Exercise requirements - Below are some records; output exactly the lines from the line with "- 1 NZD trades for 48.12 INR" to the line with "(3) RVN → HVN → BRX → RVN", both ends kept, and nothing more.

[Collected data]
::::

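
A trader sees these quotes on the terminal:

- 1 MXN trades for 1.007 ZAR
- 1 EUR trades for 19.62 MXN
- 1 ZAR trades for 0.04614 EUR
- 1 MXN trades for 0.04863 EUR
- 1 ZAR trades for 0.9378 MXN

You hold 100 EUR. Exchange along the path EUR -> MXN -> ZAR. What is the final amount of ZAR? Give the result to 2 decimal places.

1975.73

100 EUR × 19.62 = 1962 MXN
1962 MXN × 1.007 = 1975.734 ZAR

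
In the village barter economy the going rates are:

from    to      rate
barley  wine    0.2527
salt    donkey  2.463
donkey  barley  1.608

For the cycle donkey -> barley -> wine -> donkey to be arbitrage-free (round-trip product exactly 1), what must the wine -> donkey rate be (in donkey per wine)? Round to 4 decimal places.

Known legs of the cycle: 1.608 × 0.2527 = 0.4063416
For no arbitrage the full-cycle product must be 1, so the missing rate is 1 / 0.4063416 ≈ 2.460984.

2.4610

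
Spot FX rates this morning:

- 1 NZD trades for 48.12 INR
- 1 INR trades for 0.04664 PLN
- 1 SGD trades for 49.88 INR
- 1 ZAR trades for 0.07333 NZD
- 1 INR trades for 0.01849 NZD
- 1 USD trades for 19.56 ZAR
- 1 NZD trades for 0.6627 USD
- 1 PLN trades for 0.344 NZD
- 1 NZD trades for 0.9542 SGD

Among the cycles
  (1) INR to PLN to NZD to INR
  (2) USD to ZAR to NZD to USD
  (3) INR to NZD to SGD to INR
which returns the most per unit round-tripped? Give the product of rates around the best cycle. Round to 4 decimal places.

(1) 0.04664 × 0.344 × 48.12 = 0.77204
(2) 19.56 × 0.07333 × 0.6627 = 0.95053
(3) 0.01849 × 0.9542 × 49.88 = 0.88004
Highest is cycle (2) at 0.9505 (≤1, no arbitrage).

0.9505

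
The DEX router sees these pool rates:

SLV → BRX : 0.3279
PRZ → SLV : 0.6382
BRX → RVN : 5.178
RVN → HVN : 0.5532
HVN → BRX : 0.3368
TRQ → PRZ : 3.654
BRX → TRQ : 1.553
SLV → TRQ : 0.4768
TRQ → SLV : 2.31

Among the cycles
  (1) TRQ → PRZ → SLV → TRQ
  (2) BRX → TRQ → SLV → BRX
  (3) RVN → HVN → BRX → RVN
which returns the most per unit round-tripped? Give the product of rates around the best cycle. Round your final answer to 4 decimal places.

(1) 3.654 × 0.6382 × 0.4768 = 1.11189
(2) 1.553 × 2.31 × 0.3279 = 1.17632
(3) 0.5532 × 0.3368 × 5.178 = 0.96475
Highest is cycle (2) at 1.1763 (>1, arbitrage).

1.1763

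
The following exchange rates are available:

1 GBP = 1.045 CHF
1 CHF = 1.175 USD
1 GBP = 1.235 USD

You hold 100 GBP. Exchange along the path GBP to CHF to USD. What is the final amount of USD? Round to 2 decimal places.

122.79

100 GBP × 1.045 = 104.5 CHF
104.5 CHF × 1.175 = 122.7875 USD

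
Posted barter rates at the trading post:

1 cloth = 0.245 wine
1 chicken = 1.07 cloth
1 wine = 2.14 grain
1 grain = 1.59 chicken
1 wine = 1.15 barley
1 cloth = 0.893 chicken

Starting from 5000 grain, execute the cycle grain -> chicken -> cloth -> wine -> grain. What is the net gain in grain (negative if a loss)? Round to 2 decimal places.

5000 grain × 1.59 = 7950 chicken
7950 chicken × 1.07 = 8506.5 cloth
8506.5 cloth × 0.245 = 2084.0925 wine
2084.0925 wine × 2.14 = 4459.95795 grain
Net change: 4459.95795 − 5000 = -540.04205 grain

-540.04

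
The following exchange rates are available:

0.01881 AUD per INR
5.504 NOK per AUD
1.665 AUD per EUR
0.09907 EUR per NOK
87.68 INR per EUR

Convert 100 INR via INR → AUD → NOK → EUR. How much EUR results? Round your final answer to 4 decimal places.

1.0257

100 INR × 0.01881 = 1.881 AUD
1.881 AUD × 5.504 = 10.353024 NOK
10.353024 NOK × 0.09907 = 1.02567408768 EUR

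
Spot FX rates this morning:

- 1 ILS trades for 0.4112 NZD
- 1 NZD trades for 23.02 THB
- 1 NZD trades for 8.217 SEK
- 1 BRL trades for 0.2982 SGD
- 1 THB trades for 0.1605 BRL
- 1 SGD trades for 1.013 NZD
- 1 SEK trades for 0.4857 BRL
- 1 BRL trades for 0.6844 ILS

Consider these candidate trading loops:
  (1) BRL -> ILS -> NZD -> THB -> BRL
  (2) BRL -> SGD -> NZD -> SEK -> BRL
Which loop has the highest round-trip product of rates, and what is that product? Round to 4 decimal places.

(1) 0.6844 × 0.4112 × 23.02 × 0.1605 = 1.03978
(2) 0.2982 × 1.013 × 8.217 × 0.4857 = 1.20559
Highest is cycle (2) at 1.2056 (>1, arbitrage).

1.2056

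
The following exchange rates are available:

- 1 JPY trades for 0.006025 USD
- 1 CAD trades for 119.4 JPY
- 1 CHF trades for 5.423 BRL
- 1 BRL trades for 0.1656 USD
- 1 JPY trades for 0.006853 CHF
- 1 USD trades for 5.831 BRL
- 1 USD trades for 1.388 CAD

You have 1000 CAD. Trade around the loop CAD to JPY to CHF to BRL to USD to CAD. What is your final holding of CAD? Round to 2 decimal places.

1000 CAD × 119.4 = 119400 JPY
119400 JPY × 0.006853 = 818.2482 CHF
818.2482 CHF × 5.423 = 4437.3599886 BRL
4437.3599886 BRL × 0.1656 = 734.82681411216 USD
734.82681411216 USD × 1.388 = 1019.93961798767808 CAD

1019.94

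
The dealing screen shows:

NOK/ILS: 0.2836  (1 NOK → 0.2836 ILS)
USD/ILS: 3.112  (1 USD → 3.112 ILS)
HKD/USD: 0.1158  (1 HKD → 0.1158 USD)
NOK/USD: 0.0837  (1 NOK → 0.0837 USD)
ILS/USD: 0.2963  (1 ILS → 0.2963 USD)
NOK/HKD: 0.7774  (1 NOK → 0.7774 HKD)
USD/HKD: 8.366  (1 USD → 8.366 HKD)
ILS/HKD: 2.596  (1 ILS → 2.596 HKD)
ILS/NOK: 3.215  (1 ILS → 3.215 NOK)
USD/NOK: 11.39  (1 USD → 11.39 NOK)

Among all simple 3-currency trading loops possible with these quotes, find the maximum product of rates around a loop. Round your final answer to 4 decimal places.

HKD→USD→NOK→HKD: 0.1158 × 11.39 × 0.7774 = 1.02536
USD→NOK→ILS→USD: 11.39 × 0.2836 × 0.2963 = 0.95711
HKD→USD→ILS→HKD: 0.1158 × 3.112 × 2.596 = 0.93552
USD→ILS→NOK→USD: 3.112 × 3.215 × 0.0837 = 0.83743
Maximum is HKD→USD→NOK→HKD at 1.0254; arbitrage exists.

1.0254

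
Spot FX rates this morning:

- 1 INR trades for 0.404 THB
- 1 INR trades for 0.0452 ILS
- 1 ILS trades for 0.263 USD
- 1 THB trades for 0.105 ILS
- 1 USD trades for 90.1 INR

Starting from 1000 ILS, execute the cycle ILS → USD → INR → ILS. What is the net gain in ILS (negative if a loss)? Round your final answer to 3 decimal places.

71.073

1000 ILS × 0.263 = 263 USD
263 USD × 90.1 = 23696.3 INR
23696.3 INR × 0.0452 = 1071.07276 ILS
Net change: 1071.07276 − 1000 = 71.07276 ILS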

::::

Response box -
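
- 1 NZD trades for 48.12 INR
- 1 INR trades for 0.04664 PLN
- 1 SGD trades for 49.88 INR
- 1 ZAR trades for 0.07333 NZD
- 1 INR trades for 0.01849 NZD
- 1 USD trades for 19.56 ZAR
- 1 NZD trades for 0.6627 USD
- 1 PLN trades for 0.344 NZD
- 1 NZD trades for 0.9542 SGD

Among the cycles
  (1) INR to PLN to NZD to INR
  (2) USD to ZAR to NZD to USD
  (3) INR to NZD to SGD to INR
which returns the most per unit round-tripped? Give the product of rates around the best cycle. Round to 4 decimal places.

(1) 0.04664 × 0.344 × 48.12 = 0.77204
(2) 19.56 × 0.07333 × 0.6627 = 0.95053
(3) 0.01849 × 0.9542 × 49.88 = 0.88004
Highest is cycle (2) at 0.9505 (≤1, no arbitrage).

0.9505

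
The DEX router sees these pool rates:

SLV → BRX : 0.3279
PRZ → SLV : 0.6382
BRX → RVN : 5.178
RVN → HVN : 0.5532
HVN → BRX : 0.3368
TRQ → PRZ : 3.654
BRX → TRQ : 1.553
SLV → TRQ : 0.4768
TRQ → SLV : 2.31

Among the cycles
  (1) TRQ → PRZ → SLV → TRQ
  (2) BRX → TRQ → SLV → BRX
  (3) RVN → HVN → BRX → RVN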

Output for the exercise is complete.